→ Task description
Read the data, and whenever a line holds the word "block", report that line.

→ Stored data
+ + + + + + +
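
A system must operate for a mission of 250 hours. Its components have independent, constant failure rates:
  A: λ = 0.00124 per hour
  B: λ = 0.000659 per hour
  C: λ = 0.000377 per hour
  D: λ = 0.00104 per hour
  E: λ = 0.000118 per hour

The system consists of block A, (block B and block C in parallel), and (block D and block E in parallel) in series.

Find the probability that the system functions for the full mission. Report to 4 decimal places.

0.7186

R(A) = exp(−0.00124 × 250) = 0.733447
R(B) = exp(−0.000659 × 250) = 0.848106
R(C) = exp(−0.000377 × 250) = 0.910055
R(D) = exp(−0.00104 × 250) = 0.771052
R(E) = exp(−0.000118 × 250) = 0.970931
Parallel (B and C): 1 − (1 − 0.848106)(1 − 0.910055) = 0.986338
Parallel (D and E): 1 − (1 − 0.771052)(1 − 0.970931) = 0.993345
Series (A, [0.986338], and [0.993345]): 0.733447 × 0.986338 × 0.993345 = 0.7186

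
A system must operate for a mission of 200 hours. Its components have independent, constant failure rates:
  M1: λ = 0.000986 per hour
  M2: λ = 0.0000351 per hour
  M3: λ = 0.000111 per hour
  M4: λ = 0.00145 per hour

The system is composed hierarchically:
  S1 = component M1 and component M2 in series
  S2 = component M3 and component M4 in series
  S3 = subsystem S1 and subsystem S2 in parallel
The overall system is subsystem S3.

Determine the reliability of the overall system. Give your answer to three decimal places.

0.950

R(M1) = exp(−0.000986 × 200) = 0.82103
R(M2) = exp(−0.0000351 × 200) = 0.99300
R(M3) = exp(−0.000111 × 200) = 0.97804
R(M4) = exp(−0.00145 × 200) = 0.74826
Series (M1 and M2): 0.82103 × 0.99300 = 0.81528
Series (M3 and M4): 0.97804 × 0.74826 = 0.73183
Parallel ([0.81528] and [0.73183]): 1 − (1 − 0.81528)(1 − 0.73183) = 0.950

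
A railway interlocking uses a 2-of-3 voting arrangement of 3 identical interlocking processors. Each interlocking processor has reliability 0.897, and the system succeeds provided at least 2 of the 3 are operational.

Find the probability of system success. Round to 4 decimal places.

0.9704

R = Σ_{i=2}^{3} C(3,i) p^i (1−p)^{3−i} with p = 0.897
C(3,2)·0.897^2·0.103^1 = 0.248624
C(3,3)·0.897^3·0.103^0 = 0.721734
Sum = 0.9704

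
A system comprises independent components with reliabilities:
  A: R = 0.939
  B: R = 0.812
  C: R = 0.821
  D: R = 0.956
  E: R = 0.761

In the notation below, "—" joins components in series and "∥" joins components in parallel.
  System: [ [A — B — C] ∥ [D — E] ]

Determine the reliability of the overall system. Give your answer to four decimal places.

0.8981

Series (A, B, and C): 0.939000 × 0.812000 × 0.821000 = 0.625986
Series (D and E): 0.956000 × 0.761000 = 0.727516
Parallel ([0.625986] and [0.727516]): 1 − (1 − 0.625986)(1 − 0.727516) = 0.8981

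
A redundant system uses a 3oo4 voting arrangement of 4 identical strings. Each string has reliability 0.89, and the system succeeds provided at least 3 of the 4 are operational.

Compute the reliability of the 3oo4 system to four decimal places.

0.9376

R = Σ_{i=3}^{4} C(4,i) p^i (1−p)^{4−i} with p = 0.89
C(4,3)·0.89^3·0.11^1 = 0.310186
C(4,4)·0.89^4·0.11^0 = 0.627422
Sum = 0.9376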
+ + + + + + +
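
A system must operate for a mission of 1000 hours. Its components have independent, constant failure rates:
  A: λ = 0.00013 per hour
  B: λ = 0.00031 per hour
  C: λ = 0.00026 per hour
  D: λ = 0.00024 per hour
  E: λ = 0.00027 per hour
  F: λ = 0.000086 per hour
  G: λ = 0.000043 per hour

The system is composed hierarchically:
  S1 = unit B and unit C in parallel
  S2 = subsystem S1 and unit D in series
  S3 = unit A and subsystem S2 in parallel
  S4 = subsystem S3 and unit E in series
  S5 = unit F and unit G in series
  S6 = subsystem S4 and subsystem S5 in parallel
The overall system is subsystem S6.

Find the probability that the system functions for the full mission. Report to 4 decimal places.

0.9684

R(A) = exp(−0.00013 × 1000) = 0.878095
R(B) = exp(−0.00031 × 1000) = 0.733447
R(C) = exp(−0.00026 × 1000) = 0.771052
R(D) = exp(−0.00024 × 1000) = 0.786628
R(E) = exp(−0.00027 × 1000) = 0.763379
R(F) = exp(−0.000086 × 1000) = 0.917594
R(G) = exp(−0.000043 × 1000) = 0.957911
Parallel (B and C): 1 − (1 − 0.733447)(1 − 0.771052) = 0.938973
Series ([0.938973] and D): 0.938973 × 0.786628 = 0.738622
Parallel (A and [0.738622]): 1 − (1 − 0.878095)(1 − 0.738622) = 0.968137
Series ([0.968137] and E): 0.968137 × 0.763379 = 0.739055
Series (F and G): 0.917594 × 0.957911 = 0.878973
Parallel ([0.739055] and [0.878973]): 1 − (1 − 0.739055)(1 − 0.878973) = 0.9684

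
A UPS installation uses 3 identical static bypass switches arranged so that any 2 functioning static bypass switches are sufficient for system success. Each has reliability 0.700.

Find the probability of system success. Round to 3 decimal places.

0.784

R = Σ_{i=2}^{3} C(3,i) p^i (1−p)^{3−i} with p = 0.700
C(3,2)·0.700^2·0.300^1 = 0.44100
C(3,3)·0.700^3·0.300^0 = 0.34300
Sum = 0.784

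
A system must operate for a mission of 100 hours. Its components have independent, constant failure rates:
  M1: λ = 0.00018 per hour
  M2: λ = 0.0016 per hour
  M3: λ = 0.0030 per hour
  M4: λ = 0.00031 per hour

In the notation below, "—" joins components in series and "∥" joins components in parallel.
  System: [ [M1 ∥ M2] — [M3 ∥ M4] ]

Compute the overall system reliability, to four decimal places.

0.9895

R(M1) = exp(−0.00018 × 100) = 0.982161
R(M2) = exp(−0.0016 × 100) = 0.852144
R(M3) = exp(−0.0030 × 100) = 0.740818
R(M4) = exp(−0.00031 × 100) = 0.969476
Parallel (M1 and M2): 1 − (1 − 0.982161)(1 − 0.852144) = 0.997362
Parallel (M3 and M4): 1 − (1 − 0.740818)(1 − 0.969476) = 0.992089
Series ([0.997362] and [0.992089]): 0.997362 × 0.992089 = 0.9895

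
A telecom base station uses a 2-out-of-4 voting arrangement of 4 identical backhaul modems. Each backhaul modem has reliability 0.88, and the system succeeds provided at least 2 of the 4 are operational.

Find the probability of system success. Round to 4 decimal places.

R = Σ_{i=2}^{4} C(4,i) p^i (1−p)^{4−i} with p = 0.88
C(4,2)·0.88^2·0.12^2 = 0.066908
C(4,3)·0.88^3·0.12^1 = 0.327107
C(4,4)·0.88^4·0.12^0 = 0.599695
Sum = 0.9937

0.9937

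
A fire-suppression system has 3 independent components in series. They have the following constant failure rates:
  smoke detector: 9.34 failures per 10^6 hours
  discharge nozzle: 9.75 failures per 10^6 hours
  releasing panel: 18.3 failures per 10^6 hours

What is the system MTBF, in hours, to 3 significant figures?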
+ + + + + + +
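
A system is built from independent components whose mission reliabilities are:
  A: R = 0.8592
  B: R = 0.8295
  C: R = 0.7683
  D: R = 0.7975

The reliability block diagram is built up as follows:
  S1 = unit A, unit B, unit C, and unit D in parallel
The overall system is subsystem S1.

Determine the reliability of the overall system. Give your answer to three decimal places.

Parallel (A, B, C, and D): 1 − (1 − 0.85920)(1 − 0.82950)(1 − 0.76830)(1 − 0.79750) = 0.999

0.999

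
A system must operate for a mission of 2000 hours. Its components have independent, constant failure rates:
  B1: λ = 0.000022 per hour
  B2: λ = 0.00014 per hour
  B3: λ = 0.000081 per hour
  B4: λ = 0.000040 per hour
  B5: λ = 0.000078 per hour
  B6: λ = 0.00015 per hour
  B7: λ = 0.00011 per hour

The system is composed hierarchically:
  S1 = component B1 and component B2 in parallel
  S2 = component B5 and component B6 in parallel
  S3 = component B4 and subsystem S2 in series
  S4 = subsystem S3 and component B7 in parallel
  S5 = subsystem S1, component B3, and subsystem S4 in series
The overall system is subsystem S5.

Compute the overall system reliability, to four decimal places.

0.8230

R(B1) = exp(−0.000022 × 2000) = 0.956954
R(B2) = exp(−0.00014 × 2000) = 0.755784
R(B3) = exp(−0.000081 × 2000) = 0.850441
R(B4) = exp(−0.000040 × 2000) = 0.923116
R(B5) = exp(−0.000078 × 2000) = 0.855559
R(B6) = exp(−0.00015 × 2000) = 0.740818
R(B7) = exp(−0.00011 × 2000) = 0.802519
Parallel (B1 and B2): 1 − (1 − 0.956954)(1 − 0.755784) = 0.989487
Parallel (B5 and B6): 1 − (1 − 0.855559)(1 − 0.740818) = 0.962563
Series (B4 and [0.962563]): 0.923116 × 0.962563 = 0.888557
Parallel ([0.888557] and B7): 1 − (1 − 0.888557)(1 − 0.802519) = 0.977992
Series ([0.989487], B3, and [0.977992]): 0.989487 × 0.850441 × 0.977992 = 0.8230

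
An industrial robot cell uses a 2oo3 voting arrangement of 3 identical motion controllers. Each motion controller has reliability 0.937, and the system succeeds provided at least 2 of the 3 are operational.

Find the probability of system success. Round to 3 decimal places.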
+ + + + + + +
→ Exercise solution
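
The system consists of block A, (block B and block C in parallel), and (block D and block E in parallel) in series.
The reliability block diagram is built up as follows: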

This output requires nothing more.